What to work on: Read the lines below. Copy out any that hold the string "with".

-*-

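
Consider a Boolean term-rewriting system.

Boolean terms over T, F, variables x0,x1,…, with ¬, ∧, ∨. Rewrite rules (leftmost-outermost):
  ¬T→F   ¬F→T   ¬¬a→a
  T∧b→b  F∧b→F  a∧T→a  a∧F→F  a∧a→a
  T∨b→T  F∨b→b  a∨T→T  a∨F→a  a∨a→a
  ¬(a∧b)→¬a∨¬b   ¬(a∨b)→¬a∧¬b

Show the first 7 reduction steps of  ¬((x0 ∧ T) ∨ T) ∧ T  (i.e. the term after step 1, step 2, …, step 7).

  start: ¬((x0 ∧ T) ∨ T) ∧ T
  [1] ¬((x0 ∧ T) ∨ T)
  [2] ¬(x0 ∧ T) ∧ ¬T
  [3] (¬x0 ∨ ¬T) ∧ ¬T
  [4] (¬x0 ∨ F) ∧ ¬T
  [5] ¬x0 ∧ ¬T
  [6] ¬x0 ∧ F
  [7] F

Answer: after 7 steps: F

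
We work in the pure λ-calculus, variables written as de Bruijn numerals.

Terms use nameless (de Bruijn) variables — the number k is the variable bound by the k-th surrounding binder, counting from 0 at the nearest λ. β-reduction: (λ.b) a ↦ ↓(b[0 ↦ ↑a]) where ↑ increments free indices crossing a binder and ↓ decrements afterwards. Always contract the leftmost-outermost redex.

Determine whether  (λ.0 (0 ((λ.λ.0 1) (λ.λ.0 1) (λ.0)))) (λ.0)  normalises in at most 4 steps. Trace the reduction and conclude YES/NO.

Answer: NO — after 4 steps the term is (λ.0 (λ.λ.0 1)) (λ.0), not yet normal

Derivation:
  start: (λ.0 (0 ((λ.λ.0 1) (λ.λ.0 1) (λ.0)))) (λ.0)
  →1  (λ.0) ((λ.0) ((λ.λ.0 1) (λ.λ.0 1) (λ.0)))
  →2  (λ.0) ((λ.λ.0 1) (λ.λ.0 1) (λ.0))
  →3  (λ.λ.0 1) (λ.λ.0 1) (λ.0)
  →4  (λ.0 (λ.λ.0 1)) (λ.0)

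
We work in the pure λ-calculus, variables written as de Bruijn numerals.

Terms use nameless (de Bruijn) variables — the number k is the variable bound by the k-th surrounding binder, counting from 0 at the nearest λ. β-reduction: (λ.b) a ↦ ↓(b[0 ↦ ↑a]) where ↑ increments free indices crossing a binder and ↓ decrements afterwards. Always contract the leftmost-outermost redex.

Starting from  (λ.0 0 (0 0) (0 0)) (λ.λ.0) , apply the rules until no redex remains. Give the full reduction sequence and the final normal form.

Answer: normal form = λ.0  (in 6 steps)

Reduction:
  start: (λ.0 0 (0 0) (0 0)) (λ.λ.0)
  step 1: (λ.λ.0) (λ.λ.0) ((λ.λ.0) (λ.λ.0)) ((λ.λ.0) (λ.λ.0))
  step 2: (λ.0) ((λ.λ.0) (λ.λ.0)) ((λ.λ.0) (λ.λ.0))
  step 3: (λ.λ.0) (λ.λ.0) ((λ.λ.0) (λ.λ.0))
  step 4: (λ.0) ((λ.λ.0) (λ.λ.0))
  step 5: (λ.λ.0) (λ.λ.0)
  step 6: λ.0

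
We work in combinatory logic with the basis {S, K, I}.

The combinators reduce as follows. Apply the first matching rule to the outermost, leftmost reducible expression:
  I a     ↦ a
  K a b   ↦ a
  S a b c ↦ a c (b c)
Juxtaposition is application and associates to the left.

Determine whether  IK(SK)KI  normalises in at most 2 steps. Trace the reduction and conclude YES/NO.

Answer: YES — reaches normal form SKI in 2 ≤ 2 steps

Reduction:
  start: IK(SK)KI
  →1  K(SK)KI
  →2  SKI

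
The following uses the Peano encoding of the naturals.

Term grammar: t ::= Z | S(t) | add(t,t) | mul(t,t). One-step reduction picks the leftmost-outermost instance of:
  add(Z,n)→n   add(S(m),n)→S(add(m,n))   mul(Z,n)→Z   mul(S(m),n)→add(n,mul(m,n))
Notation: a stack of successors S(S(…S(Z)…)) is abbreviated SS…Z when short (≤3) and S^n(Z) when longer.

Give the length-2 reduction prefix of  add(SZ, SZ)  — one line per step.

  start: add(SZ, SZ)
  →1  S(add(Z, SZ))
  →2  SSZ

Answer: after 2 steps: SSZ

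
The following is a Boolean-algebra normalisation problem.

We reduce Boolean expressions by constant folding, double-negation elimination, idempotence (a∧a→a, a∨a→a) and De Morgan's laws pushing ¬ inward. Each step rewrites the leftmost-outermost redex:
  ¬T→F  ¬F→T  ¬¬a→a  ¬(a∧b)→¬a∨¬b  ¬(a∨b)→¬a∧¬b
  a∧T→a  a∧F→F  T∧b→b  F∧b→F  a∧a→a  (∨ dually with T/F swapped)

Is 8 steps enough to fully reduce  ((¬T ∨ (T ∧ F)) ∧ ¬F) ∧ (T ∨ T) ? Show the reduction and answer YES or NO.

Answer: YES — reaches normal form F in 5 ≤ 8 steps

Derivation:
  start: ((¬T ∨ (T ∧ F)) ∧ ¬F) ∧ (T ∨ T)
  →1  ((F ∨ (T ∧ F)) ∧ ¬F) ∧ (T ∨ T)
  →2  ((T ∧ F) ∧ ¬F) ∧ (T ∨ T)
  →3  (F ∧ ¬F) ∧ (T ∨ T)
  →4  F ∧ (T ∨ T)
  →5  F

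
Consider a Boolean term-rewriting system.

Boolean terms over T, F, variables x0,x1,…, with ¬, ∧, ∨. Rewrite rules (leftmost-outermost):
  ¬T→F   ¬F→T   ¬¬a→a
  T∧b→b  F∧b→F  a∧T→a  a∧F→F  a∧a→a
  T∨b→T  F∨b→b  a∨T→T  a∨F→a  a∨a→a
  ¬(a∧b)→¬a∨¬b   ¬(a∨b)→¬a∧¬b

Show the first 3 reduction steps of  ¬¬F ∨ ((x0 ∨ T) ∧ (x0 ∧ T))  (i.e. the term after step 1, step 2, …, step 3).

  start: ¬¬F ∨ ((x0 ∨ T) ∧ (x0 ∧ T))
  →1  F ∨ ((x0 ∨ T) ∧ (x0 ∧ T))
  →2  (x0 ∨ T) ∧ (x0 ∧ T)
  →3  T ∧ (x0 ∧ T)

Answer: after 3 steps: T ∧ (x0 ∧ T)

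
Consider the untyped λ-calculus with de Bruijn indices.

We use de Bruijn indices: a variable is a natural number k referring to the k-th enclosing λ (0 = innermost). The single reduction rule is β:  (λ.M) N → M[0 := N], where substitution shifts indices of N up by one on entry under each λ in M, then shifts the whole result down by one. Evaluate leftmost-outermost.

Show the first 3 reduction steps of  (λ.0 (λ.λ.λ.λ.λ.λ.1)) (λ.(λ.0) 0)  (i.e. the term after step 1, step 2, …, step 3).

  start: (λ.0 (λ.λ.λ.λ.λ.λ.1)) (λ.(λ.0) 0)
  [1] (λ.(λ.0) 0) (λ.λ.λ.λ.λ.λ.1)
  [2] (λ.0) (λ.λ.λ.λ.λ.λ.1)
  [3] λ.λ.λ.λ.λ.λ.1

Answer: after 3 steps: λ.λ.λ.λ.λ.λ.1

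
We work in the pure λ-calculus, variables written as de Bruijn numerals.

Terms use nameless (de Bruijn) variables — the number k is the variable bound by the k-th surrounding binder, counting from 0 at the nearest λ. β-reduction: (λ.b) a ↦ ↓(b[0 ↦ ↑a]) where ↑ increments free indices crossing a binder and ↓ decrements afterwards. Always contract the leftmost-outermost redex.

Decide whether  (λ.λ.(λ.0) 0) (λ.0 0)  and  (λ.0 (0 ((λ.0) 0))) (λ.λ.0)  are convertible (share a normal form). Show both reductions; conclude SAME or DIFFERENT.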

-*-

The completed task:
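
Boolean terms over T, F, variables x0,x1,…, with ¬, ∧, ∨. Rewrite rules (leftmost-outermost):
We work in combinatory logic with the basis {S, K, I}.
  a∧T→a  a∧F→F  T∧b→b  F∧b→F  a∧a→a  (∨ dually with T/F swapped)
Boolean terms over T, F, variables x0,x1,…, with ¬, ∧, ∨. Rewrite rules (leftmost-outermost):
Consider the untyped λ-calculus with de Bruijn indices.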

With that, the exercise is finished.